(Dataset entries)
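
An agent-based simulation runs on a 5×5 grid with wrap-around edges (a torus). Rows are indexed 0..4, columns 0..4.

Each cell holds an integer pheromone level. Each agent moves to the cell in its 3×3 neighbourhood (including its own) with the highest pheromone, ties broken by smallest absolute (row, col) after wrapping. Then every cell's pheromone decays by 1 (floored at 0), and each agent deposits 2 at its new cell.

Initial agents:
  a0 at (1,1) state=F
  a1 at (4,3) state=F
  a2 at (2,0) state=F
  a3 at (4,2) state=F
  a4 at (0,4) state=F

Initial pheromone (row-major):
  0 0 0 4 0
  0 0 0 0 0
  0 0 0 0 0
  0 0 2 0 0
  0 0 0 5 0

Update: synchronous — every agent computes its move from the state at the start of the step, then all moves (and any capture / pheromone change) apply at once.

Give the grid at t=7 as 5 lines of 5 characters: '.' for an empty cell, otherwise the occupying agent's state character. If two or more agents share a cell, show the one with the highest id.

F....
.....
.....
.....
...F.

t=1: a0@(0,0) a1@(4,3) a2@(1,0) a3@(4,3) a4@(4,3) | pheromone: 2 0 0 3 0 / 2 0 0 0 0 / 0 0 0 0 0 / 0 0 1 0 0 / 0 0 0 10 0
t=2: a0@(0,0) a1@(4,3) a2@(0,0) a3@(4,3) a4@(4,3) | pheromone: 5 0 0 2 0 / 1 0 0 0 0 / 0 0 0 0 0 / 0 0 0 0 0 / 0 0 0 15 0
t=3: a0@(0,0) a1@(4,3) a2@(0,0) a3@(4,3) a4@(4,3) | pheromone: 8 0 0 1 0 / 0 0 0 0 0 / 0 0 0 0 0 / 0 0 0 0 0 / 0 0 0 20 0
t=4: a0@(0,0) a1@(4,3) a2@(0,0) a3@(4,3) a4@(4,3) | pheromone: 11 0 0 0 0 / 0 0 0 0 0 / 0 0 0 0 0 / 0 0 0 0 0 / 0 0 0 25 0
t=5: a0@(0,0) a1@(4,3) a2@(0,0) a3@(4,3) a4@(4,3) | pheromone: 14 0 0 0 0 / 0 0 0 0 0 / 0 0 0 0 0 / 0 0 0 0 0 / 0 0 0 30 0
t=6: a0@(0,0) a1@(4,3) a2@(0,0) a3@(4,3) a4@(4,3) | pheromone: 17 0 0 0 0 / 0 0 0 0 0 / 0 0 0 0 0 / 0 0 0 0 0 / 0 0 0 35 0
t=7: a0@(0,0) a1@(4,3) a2@(0,0) a3@(4,3) a4@(4,3) | pheromone: 20 0 0 0 0 / 0 0 0 0 0 / 0 0 0 0 0 / 0 0 0 0 0 / 0 0 0 40 0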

● EXERCISE REQUIREMENTS
I'd like an exact copy of the lines above, from the very first one through the line that contains "Update: synchronous —", with nothing else added.

● SOLUTION TO THIS EXERCISE
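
An agent-based simulation runs on a 5×5 grid with wrap-around edges (a torus). Rows are indexed 0..4, columns 0..4.

Each cell holds an integer pheromone level. Each agent moves to the cell in its 3×3 neighbourhood (including its own) with the highest pheromone, ties broken by smallest absolute (row, col) after wrapping. Then every cell's pheromone decays by 1 (floored at 0), and each agent deposits 2 at its new cell.

Initial agents:
  a0 at (1,1) state=F
  a1 at (4,3) state=F
  a2 at (2,0) state=F
  a3 at (4,2) state=F
  a4 at (0,4) state=F

Initial pheromone (row-major):
  0 0 0 4 0
  0 0 0 0 0
  0 0 0 0 0
  0 0 2 0 0
  0 0 0 5 0

Update: synchronous — every agent computes its move from the state at the start of the step, then all moves (and any capture / pheromone change) apply at once.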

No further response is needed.